= Work required =
Give again the entries below exactly, beginning at the first line and ending at the line with "- Where a morpheme".

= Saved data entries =

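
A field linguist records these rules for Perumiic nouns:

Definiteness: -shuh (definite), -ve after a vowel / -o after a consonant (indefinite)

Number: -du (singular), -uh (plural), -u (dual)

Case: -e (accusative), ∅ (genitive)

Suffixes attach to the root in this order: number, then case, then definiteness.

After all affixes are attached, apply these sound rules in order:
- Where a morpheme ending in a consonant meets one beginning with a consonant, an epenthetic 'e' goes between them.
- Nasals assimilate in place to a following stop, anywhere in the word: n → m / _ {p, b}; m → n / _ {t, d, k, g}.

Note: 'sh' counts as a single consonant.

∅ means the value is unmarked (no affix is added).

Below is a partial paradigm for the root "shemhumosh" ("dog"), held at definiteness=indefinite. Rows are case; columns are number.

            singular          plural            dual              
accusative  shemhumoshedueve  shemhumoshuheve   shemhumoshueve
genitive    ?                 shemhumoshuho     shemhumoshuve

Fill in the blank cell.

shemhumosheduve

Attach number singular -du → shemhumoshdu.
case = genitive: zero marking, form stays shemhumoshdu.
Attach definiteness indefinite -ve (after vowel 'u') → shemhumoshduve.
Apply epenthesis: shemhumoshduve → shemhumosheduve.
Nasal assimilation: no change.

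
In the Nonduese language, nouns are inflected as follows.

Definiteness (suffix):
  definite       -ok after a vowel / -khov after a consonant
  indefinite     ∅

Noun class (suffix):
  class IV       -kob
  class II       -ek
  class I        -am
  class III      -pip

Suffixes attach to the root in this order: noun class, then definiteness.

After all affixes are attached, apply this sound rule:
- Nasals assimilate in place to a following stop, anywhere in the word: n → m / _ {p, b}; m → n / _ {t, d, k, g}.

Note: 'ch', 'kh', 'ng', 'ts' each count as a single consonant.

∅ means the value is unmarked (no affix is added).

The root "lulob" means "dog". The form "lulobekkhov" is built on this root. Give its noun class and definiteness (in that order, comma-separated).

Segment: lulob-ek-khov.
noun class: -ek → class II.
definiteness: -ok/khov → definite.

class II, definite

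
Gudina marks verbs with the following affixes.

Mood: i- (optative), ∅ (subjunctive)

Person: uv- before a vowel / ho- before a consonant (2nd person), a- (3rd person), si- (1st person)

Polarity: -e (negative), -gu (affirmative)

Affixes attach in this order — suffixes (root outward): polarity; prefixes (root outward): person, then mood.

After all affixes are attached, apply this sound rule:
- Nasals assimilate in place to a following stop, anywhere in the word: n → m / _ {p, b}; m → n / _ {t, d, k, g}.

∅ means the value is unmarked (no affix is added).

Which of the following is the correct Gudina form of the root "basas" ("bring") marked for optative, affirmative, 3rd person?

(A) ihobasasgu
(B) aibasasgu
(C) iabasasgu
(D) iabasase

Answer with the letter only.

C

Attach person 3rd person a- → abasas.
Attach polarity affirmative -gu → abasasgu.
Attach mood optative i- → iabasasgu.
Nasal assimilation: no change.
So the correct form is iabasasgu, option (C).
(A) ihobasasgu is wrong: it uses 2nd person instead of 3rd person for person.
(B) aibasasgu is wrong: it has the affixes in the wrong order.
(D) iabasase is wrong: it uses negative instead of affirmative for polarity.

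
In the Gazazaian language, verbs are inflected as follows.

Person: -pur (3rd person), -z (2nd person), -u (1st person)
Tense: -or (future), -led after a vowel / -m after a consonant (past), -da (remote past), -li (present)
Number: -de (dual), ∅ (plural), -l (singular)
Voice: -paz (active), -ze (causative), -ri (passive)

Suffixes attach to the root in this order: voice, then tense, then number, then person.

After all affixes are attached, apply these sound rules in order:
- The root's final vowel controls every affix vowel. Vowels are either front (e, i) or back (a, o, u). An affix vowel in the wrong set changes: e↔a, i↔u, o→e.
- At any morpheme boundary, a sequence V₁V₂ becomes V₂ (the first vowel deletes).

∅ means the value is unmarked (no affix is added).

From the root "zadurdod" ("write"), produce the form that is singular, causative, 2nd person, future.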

= Output for this task =
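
A field linguist records these rules for Perumiic nouns:

Definiteness: -shuh (definite), -ve after a vowel / -o after a consonant (indefinite)

Number: -du (singular), -uh (plural), -u (dual)

Case: -e (accusative), ∅ (genitive)

Suffixes attach to the root in this order: number, then case, then definiteness.

After all affixes are attached, apply these sound rules in order:
- Where a morpheme ending in a consonant meets one beginning with a consonant, an epenthetic 'e' goes between them.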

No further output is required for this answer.